From the line that contains "During MEMS fabrication, an" to the last line of the entries, write each line out exactly; include both ends and nothing else.
==== Material provided ====
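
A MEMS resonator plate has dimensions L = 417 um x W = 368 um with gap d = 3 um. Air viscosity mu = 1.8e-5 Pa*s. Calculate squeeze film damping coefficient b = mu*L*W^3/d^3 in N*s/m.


Step 1: Convert to SI.
L = 417e-6 m, W = 368e-6 m, d = 3e-6 m
Step 2: W^3 = (368e-6)^3 = 4.98e-11 m^3
Step 3: d^3 = (3e-6)^3 = 2.70e-17 m^3
Step 4: b = 1.8e-5 * 417e-6 * 4.98e-11 / 2.70e-17
b = 1.39e-02 N*s/m


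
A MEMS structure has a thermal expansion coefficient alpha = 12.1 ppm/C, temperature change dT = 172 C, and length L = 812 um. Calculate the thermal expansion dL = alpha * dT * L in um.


Step 1: Convert CTE: alpha = 12.1 ppm/C = 12.1e-6 /C
Step 2: dL = 12.1e-6 * 172 * 812
dL = 1.6899 um


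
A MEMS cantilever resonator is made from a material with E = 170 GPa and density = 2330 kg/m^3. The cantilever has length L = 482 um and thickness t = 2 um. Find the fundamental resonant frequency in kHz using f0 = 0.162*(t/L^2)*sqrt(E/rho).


Step 1: Convert units to SI.
t_SI = 2e-6 m, L_SI = 482e-6 m
Step 2: Calculate sqrt(E/rho).
sqrt(170e9 / 2330) = 8541.74 m/s
Step 3: Compute f0.
f0 = 0.162 * 2e-6 / (482e-6)^2 * 8541.74 = 11912.3 Hz = 11.91 kHz


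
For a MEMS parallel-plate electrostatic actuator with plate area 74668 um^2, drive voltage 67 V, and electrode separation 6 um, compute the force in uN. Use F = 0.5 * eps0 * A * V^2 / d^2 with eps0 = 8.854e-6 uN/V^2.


Step 1: Identify parameters.
eps0 = 8.854e-6 uN/V^2, A = 74668 um^2, V = 67 V, d = 6 um
Step 2: Compute V^2 = 67^2 = 4489
Step 3: Compute d^2 = 6^2 = 36
Step 4: F = 0.5 * 8.854e-6 * 74668 * 4489 / 36
F = 41.218 uN


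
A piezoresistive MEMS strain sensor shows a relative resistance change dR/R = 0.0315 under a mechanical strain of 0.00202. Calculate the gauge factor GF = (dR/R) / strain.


Step 1: Identify values.
dR/R = 0.0315, strain = 0.00202
Step 2: GF = (dR/R) / strain = 0.0315 / 0.00202
GF = 15.6


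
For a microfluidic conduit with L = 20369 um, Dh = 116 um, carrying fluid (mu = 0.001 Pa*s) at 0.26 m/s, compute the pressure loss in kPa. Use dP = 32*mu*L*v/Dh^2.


Step 1: Convert to SI: L = 20369e-6 m, Dh = 116e-6 m
Step 2: dP = 32 * 0.001 * 20369e-6 * 0.26 / (116e-6)^2
Step 3: dP = 12594.39 Pa
Step 4: Convert to kPa: dP = 12.59 kPa


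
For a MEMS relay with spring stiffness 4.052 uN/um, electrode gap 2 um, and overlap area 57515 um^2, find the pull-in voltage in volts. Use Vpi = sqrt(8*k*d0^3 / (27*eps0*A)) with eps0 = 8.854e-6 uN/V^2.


Step 1: Compute numerator: 8 * k * d0^3 = 8 * 4.052 * 2^3 = 259.328
Step 2: Compute denominator: 27 * eps0 * A = 27 * 8.854e-6 * 57515 = 13.749421
Step 3: Vpi = sqrt(259.328 / 13.749421)
Vpi = 4.34 V


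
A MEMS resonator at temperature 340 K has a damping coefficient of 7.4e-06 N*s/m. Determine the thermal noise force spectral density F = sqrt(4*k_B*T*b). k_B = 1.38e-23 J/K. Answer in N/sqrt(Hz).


Step 1: Compute 4 * k_B * T * b
= 4 * 1.38e-23 * 340 * 7.4e-06
= 1.3888e-25 N^2/Hz
Step 2: F_noise = sqrt(1.3888e-25)
F_noise = 3.73e-13 N/sqrt(Hz)


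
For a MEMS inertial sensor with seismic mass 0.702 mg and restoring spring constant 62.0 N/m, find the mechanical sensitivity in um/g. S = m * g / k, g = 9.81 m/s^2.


Step 1: Convert mass: m = 0.702 mg = 7.02e-07 kg
Step 2: S = m * g / k = 7.02e-07 * 9.81 / 62.0
Step 3: S = 1.11e-07 m/g
Step 4: Convert to um/g: S = 0.111 um/g


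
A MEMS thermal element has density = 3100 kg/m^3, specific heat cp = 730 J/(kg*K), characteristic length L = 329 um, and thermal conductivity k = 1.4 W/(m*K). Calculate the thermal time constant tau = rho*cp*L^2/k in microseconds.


Step 1: Convert L to m: L = 329e-6 m
Step 2: L^2 = (329e-6)^2 = 1.08241e-07 m^2
Step 3: tau = 3100 * 730 * 1.08241e-07 / 1.4 = 1.74963845e-01 s
Step 4: Convert to microseconds (multiply by 1e6).
tau = 174963.845 us


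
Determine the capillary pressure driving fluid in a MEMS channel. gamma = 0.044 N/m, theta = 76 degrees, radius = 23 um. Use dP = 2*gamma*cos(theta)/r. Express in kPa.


Step 1: cos(76 deg) = 0.2419
Step 2: Convert r to m: r = 23e-6 m
Step 3: dP = 2 * 0.044 * 0.2419 / 23e-6 = 925.5 Pa
Step 4: Convert Pa to kPa (divide by 1000).
dP = 0.93 kPa


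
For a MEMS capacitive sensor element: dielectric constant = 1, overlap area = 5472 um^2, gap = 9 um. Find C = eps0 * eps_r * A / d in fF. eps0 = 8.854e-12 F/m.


Step 1: Convert area to m^2: A = 5472e-12 m^2
Step 2: Convert gap to m: d = 9e-6 m
Step 3: C = eps0 * eps_r * A / d
C = 8.854e-12 * 1 * 5472e-12 / 9e-6
Step 4: Convert to fF (multiply by 1e15).
C = 5.38 fF


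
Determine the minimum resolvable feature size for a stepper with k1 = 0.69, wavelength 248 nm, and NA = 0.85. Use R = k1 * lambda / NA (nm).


Step 1: Identify values: k1 = 0.69, lambda = 248 nm, NA = 0.85
Step 2: R = k1 * lambda / NA
R = 0.69 * 248 / 0.85
R = 201.3 nm


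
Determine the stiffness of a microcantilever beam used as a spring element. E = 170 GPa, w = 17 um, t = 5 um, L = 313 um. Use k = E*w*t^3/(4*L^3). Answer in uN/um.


Step 1: Convert E to consistent units (1 GPa = 1000 uN/um^2).
E = 170 GPa = 170000 uN/um^2
Step 2: Compute t^3 = 5^3 = 125
Step 3: Compute L^3 = 313^3 = 30664297
Step 4: k = 170000 * 17 * 125 / (4 * 30664297)
k = 2.9452 uN/um


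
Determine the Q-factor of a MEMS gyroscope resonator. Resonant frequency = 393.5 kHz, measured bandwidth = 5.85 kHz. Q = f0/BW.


Step 1: Q = f0 / bandwidth
Step 2: Q = 393.5 / 5.85
Q = 67.3


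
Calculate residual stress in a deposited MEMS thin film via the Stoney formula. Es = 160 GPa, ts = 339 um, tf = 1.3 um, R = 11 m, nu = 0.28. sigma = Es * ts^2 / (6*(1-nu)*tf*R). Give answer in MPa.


Step 1: Compute numerator: Es * ts^2 = 160 * 339^2 = 18387360 (GPa*um^2)
Step 2: Compute denominator (R in um): 6*(1-nu)*tf*R = 6*0.72*1.3*11e6 = 61776000.0 (um^2)
Step 3: sigma (GPa) = 18387360 / 61776000.0 = 2.97646e-01 GPa
Step 4: Convert to MPa (x1000): sigma = 297.6 MPa


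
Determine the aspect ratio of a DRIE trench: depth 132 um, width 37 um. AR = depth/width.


Step 1: AR = depth / width
Step 2: AR = 132 / 37
AR = 3.6


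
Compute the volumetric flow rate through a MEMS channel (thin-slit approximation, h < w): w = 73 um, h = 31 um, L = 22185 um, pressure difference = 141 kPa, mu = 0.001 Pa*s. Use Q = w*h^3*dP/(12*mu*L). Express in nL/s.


Step 1: Convert all dimensions to SI (meters).
w = 73e-6 m, h = 31e-6 m, L = 22185e-6 m, dP = 141e3 Pa
Step 2: Q = w * h^3 * dP / (12 * mu * L)
Q = 73e-6 * (31e-6)^3 * 141e3 / (12 * 0.001 * 22185e-6) = 1.15182467e-09 m^3/s
Step 3: Convert Q from m^3/s to nL/s (1 m^3 = 1e12 nL, so multiply by 1e12).
Q = 1151.825 nL/s


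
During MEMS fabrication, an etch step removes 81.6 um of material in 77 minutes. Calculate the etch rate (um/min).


Step 1: Etch rate = depth / time
Step 2: rate = 81.6 / 77
rate = 1.06 um/min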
====
Solution for this problem »
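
During MEMS fabrication, an etch step removes 81.6 um of material in 77 minutes. Calculate the etch rate (um/min).


Step 1: Etch rate = depth / time
Step 2: rate = 81.6 / 77
rate = 1.06 um/min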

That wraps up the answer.